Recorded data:
= Beginning of Section =

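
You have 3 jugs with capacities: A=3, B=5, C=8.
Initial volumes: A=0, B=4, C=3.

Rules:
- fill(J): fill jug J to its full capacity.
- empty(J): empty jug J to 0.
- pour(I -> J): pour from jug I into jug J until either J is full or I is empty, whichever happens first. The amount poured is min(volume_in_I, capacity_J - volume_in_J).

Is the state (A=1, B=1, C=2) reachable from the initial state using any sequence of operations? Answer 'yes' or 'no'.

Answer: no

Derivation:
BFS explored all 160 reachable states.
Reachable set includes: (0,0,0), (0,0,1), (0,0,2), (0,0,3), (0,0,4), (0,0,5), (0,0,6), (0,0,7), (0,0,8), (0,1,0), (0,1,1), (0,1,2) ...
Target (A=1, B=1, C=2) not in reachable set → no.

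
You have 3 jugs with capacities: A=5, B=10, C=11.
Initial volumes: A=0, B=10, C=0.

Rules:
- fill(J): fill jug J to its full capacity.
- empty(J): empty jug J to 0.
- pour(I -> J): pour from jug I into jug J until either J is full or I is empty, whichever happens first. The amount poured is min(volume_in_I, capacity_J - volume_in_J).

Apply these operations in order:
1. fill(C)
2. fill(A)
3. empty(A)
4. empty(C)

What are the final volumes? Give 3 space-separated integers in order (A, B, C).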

= End of Section =

### Exercise instructions
Return solely the count of lines in the data above in which the word "jugs" occurs.

### Problem solution
2